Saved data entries

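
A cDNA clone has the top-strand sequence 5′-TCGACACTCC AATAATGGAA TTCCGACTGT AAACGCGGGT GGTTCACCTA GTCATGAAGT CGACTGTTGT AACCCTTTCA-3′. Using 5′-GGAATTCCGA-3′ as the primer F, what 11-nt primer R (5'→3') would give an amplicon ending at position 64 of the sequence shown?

The forward primer binds at positions 17–26; the product's 3' end on the top strand is position 64.
The reverse primer anneals to the top strand over positions 54–64, i.e. to ATGAAGTCGAC.
Its sequence written 5'→3' is the reverse complement: GTCGACTTCAT.

5'-GTCGACTTCAT-3'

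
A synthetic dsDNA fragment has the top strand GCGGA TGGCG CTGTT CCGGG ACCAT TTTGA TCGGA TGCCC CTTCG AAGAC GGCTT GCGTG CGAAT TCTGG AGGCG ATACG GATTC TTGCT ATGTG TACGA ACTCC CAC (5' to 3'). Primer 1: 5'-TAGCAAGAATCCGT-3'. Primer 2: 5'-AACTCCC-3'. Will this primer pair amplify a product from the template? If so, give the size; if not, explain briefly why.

No product — the primers' 3' ends point away from each other.

Primer 1 (TAGCAAGAATCCGT) has reverse complement ACGGATTCTTGCTA, which matches the top strand at positions 78–91; primer 1 anneals to the top strand there with its 3' end pointing upstream toward position 78.
Primer 2 (AACTCCC) matches the top strand directly at positions 100–106; it anneals to the bottom strand with its 3' end pointing downstream toward position 106.
The 3' ends diverge (primer 1 extends toward position 1, primer 2 toward position 108), so the primers never converge on a shared product.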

REQUIRED ACTION
The full set of records must be output again exactly.

RESULT FOR THIS TASK
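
A cDNA clone has the top-strand sequence 5′-TCGACACTCC AATAATGGAA TTCCGACTGT AAACGCGGGT GGTTCACCTA GTCATGAAGT CGACTGTTGT AACCCTTTCA-3′. Using 5′-GGAATTCCGA-3′ as the primer F, what 11-nt primer R (5'→3') would give an amplicon ending at position 64 of the sequence shown?

The forward primer binds at positions 17–26; the product's 3' end on the top strand is position 64.
The reverse primer anneals to the top strand over positions 54–64, i.e. to ATGAAGTCGAC.
Its sequence written 5'→3' is the reverse complement: GTCGACTTCAT.

5'-GTCGACTTCAT-3'

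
A synthetic dsDNA fragment has the top strand GCGGA TGGCG CTGTT CCGGG ACCAT TTTGA TCGGA TGCCC CTTCG AAGAC GGCTT GCGTG CGAAT TCTGG AGGCG ATACG GATTC TTGCT ATGTG TACGA ACTCC CAC (5' to 3'). Primer 1: 5'-TAGCAAGAATCCGT-3'. Primer 2: 5'-AACTCCC-3'. Will this primer pair amplify a product from the template? If so, give the size; if not, explain briefly why.

No product — the primers' 3' ends point away from each other.

Primer 1 (TAGCAAGAATCCGT) has reverse complement ACGGATTCTTGCTA, which matches the top strand at positions 78–91; primer 1 anneals to the top strand there with its 3' end pointing upstream toward position 78.
Primer 2 (AACTCCC) matches the top strand directly at positions 100–106; it anneals to the bottom strand with its 3' end pointing downstream toward position 106.
The 3' ends diverge (primer 1 extends toward position 1, primer 2 toward position 108), so the primers never converge on a shared product.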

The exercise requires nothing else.